* _Problem statement_:
Return, exactly, the line that contains "A uniform scaffold board of length 6.9" together with all lines after it to the end of the entries, and no further lines.

Given records section start

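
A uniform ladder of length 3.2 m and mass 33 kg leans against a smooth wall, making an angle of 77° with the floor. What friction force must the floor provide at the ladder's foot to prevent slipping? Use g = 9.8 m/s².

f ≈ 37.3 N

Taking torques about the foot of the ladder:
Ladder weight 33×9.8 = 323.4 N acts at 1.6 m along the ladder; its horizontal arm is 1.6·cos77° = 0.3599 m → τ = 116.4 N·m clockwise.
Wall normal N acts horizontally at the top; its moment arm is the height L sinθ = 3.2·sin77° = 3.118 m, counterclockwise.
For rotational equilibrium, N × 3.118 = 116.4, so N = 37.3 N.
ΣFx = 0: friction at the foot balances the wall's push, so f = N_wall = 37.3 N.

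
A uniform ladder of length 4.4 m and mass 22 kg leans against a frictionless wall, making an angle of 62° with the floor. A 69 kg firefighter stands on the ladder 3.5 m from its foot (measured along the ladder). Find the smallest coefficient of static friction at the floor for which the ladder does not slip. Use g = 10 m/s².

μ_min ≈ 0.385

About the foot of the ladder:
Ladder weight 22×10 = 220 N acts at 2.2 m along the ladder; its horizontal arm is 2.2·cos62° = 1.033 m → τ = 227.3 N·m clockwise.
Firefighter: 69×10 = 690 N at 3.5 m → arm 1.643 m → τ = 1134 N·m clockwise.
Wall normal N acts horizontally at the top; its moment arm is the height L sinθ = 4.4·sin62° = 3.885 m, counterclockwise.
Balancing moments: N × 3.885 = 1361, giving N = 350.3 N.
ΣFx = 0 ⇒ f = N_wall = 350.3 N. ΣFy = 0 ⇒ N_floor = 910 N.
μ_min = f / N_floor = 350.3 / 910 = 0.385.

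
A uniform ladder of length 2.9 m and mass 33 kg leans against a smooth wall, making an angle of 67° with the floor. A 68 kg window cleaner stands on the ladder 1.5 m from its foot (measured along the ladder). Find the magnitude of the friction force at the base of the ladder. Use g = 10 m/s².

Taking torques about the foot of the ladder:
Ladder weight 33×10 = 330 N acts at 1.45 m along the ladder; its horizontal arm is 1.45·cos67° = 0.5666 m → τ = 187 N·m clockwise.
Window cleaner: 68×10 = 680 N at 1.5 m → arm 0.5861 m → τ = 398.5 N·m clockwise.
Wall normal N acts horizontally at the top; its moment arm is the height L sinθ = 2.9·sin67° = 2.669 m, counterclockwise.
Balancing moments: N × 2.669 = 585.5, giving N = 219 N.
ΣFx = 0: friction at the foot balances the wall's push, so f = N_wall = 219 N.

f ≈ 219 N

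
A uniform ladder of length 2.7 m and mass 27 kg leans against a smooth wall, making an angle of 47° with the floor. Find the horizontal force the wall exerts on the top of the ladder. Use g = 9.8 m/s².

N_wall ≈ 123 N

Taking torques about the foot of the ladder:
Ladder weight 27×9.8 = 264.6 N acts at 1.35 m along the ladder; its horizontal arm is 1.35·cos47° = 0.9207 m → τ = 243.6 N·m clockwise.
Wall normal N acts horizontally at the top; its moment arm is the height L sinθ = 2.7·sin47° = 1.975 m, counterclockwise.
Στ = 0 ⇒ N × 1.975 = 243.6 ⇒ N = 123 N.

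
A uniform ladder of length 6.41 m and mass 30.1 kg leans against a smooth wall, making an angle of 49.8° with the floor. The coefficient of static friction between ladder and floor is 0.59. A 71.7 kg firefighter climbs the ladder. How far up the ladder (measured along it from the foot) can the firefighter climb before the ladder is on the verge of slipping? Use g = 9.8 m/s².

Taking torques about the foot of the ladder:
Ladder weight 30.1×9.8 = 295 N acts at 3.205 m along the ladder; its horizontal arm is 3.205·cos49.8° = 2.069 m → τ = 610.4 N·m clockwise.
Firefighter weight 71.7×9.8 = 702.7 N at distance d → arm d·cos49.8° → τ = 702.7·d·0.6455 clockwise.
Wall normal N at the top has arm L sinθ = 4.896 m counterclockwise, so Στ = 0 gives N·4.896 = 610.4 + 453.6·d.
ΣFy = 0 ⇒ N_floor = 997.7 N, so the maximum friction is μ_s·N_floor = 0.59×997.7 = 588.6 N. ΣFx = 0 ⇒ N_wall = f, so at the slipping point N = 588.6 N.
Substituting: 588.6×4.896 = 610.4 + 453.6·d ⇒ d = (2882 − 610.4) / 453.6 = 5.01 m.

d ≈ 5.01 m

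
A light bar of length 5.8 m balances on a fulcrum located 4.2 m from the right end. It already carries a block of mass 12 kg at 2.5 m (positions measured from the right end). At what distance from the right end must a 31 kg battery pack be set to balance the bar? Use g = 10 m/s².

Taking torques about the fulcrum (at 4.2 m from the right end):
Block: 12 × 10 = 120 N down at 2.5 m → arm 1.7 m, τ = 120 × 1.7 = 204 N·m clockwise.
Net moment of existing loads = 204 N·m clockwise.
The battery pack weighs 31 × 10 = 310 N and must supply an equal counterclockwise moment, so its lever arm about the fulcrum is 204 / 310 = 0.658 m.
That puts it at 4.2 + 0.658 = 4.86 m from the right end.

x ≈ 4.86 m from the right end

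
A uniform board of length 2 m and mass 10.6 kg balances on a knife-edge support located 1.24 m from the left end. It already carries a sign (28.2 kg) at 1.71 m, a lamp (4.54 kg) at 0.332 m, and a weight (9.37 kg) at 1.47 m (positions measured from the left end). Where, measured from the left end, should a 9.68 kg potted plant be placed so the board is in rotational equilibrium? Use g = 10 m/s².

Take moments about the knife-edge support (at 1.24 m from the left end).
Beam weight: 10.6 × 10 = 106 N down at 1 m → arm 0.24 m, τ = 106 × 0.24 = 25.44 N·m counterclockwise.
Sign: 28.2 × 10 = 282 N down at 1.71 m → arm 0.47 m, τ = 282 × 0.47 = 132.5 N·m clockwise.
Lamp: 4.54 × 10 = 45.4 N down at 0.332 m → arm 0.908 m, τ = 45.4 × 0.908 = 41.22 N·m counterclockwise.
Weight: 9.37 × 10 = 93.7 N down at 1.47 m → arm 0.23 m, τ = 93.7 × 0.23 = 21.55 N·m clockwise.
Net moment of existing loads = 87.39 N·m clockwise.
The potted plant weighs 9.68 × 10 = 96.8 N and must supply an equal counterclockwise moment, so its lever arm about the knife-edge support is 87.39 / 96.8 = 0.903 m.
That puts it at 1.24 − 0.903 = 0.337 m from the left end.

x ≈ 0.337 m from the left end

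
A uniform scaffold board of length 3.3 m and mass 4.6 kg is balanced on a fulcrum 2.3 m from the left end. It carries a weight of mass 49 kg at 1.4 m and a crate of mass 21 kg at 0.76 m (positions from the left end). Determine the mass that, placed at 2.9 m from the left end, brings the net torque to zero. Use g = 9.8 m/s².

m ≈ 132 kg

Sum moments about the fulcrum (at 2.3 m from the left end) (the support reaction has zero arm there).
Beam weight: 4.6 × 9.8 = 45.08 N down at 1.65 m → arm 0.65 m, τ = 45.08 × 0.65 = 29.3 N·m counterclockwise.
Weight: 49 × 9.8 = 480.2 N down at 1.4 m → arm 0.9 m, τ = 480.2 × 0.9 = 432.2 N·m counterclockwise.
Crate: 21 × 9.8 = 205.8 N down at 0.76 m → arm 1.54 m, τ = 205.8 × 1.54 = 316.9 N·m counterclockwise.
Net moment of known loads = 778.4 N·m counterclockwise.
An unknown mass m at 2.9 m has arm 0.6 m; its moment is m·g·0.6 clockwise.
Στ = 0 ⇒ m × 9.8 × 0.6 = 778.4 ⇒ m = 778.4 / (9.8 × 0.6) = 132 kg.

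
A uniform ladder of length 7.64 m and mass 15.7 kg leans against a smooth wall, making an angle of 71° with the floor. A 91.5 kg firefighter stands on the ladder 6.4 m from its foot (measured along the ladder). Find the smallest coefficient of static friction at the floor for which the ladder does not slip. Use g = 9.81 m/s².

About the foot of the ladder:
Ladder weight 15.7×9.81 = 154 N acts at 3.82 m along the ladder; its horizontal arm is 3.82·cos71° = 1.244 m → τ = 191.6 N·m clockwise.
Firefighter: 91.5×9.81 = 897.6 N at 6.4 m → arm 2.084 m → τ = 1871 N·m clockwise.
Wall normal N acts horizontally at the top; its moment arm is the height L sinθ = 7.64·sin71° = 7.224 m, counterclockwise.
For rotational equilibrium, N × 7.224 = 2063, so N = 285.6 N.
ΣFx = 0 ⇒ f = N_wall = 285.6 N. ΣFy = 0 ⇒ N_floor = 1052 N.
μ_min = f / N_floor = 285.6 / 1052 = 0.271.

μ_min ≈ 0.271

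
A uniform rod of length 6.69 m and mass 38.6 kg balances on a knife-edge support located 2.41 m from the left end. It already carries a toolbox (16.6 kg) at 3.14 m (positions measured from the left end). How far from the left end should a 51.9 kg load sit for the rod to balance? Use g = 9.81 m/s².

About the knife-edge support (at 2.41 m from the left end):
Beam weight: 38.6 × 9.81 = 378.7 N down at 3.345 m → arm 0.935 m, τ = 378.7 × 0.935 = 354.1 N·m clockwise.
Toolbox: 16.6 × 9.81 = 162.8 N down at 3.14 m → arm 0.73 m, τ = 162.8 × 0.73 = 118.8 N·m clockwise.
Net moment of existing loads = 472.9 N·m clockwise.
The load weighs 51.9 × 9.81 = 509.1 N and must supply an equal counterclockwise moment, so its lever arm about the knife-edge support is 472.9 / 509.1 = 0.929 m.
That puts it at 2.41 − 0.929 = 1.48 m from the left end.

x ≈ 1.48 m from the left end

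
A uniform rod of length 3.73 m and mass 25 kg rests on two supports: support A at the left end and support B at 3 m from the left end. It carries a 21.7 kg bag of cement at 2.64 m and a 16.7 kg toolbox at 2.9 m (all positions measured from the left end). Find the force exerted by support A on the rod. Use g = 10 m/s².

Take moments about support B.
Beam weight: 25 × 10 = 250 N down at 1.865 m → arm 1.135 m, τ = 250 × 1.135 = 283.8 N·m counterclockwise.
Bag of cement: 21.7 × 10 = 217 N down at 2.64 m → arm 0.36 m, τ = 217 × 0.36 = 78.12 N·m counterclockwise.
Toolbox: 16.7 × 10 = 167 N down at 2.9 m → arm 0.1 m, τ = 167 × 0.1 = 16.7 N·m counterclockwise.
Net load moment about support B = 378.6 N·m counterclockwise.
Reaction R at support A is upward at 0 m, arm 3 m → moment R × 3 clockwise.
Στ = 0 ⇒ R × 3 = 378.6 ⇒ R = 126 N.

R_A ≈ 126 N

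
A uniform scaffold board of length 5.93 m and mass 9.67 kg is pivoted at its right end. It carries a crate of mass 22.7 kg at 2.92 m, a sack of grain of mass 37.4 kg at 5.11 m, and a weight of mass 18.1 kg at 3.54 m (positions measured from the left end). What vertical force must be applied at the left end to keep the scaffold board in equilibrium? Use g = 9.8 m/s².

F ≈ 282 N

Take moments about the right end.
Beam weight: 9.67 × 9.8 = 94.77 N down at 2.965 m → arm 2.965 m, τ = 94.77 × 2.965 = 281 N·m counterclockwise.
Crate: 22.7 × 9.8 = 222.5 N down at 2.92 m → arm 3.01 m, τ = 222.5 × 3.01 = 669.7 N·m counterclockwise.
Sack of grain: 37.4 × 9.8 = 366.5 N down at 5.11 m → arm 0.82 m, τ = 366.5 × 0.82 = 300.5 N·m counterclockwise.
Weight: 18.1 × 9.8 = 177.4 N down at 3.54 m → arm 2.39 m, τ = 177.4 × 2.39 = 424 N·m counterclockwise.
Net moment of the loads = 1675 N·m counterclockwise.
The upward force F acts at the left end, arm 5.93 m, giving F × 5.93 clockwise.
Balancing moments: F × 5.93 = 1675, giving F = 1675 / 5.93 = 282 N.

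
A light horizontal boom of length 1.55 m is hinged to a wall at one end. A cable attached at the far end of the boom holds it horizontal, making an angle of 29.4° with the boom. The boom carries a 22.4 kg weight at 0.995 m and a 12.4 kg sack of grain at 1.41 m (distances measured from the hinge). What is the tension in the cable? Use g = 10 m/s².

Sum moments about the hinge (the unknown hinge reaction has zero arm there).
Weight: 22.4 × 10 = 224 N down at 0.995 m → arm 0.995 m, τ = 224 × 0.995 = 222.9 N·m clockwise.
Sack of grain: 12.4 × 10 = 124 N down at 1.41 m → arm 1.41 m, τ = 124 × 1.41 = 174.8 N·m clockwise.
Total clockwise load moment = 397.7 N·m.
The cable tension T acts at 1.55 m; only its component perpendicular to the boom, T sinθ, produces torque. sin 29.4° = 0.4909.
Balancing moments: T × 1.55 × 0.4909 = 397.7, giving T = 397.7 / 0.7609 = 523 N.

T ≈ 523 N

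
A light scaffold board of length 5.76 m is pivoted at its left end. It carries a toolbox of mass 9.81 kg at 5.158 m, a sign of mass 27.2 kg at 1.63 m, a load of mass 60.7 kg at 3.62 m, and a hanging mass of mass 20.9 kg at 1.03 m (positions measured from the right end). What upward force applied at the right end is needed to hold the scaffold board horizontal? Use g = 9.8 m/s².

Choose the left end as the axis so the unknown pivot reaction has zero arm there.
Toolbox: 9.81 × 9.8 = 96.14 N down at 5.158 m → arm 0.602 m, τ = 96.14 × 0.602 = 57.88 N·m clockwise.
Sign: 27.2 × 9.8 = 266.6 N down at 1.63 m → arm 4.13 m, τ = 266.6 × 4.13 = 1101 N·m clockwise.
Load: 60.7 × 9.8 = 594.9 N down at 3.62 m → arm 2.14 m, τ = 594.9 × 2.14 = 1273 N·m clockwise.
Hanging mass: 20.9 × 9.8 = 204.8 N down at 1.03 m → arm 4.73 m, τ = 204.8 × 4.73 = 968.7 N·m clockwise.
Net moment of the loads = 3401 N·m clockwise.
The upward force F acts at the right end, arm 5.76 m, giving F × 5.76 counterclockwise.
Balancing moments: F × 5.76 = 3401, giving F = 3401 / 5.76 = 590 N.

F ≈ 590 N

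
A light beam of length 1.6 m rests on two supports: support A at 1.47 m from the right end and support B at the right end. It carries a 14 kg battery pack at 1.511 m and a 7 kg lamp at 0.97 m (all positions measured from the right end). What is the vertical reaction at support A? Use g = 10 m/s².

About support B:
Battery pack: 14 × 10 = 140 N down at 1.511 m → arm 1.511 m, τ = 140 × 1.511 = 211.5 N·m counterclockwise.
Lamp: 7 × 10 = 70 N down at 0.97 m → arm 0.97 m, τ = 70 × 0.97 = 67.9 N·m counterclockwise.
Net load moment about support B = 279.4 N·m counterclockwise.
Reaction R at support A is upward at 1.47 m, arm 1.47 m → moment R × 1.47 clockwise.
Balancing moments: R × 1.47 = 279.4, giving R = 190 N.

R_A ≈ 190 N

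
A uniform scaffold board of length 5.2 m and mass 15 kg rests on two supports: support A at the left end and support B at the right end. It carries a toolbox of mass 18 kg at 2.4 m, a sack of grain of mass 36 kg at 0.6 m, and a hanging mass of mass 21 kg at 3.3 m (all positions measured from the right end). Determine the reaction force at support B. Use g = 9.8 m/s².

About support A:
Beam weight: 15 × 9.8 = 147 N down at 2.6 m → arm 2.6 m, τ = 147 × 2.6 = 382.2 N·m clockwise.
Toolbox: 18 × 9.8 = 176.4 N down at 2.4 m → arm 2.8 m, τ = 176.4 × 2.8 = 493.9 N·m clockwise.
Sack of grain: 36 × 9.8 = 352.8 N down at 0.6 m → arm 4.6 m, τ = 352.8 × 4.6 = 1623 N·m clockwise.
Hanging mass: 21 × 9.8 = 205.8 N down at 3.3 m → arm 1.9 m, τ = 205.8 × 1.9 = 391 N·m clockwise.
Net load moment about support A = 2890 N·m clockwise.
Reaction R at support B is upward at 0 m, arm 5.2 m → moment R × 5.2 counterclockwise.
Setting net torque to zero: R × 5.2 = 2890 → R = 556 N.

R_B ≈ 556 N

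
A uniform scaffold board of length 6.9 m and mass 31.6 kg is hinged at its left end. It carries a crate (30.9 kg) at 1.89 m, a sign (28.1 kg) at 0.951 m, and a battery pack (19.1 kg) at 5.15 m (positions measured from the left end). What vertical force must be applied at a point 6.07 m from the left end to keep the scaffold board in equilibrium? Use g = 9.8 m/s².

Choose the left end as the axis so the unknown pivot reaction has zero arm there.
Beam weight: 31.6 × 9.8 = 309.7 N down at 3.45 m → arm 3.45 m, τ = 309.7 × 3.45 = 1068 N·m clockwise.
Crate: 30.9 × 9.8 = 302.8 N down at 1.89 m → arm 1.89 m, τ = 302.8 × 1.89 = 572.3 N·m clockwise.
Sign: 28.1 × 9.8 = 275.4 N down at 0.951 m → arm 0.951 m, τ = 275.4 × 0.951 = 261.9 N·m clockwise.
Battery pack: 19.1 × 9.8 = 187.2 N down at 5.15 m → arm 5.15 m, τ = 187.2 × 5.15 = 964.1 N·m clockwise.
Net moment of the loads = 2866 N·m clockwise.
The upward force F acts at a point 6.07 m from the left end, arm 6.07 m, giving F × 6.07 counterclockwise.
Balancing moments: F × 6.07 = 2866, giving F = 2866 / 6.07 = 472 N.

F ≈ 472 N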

Given records section end

* _Solution_:
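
A uniform scaffold board of length 6.9 m and mass 31.6 kg is hinged at its left end. It carries a crate (30.9 kg) at 1.89 m, a sign (28.1 kg) at 0.951 m, and a battery pack (19.1 kg) at 5.15 m (positions measured from the left end). What vertical force must be applied at a point 6.07 m from the left end to keep the scaffold board in equilibrium? Use g = 9.8 m/s².

Choose the left end as the axis so the unknown pivot reaction has zero arm there.
Beam weight: 31.6 × 9.8 = 309.7 N down at 3.45 m → arm 3.45 m, τ = 309.7 × 3.45 = 1068 N·m clockwise.
Crate: 30.9 × 9.8 = 302.8 N down at 1.89 m → arm 1.89 m, τ = 302.8 × 1.89 = 572.3 N·m clockwise.
Sign: 28.1 × 9.8 = 275.4 N down at 0.951 m → arm 0.951 m, τ = 275.4 × 0.951 = 261.9 N·m clockwise.
Battery pack: 19.1 × 9.8 = 187.2 N down at 5.15 m → arm 5.15 m, τ = 187.2 × 5.15 = 964.1 N·m clockwise.
Net moment of the loads = 2866 N·m clockwise.
The upward force F acts at a point 6.07 m from the left end, arm 6.07 m, giving F × 6.07 counterclockwise.
Balancing moments: F × 6.07 = 2866, giving F = 2866 / 6.07 = 472 N.

F ≈ 472 N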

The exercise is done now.